Data to examine START
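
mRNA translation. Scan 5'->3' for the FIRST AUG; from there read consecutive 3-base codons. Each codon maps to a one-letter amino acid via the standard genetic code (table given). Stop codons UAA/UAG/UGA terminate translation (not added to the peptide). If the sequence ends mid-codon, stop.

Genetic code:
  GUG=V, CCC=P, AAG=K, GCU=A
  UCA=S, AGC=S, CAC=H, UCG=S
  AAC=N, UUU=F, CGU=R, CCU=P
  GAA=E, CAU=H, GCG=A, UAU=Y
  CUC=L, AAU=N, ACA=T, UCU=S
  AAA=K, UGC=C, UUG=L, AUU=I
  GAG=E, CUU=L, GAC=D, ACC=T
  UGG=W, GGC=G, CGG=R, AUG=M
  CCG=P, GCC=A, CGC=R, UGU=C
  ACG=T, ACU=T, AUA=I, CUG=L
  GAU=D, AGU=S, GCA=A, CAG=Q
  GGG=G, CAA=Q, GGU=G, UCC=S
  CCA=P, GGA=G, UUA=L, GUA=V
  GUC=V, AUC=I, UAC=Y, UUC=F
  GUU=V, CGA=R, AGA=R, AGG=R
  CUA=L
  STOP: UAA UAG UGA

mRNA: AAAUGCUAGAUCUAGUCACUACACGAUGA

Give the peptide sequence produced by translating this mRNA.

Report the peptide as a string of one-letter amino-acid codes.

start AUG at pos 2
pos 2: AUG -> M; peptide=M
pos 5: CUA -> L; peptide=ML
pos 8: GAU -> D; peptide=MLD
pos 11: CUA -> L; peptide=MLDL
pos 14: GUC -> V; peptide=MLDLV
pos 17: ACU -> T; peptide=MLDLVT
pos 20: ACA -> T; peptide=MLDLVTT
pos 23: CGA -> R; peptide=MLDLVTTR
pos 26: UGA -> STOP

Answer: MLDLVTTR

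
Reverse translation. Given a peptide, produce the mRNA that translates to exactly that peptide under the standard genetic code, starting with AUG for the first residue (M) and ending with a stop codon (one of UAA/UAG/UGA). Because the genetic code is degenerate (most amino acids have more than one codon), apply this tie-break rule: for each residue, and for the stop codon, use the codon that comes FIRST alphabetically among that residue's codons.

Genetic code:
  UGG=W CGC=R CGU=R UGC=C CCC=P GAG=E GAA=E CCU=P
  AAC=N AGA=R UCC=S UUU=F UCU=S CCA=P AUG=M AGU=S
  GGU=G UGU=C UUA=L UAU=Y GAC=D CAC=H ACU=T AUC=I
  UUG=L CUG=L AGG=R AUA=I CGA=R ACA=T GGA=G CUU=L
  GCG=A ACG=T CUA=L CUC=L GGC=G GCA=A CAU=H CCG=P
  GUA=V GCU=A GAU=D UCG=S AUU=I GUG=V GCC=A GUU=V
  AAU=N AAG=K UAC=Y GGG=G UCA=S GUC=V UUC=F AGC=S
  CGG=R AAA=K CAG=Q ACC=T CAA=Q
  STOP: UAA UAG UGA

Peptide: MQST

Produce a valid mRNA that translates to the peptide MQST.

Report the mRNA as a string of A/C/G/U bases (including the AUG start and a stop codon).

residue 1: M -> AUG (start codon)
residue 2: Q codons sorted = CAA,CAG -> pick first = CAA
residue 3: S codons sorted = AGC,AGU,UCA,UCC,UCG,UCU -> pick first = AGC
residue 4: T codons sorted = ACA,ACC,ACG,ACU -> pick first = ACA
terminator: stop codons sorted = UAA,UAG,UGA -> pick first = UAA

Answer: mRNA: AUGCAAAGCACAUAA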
Data to examine END
# [Your task]
Count the lines above that include the string "sequence". Write only the number.

# [Solution to this task]
2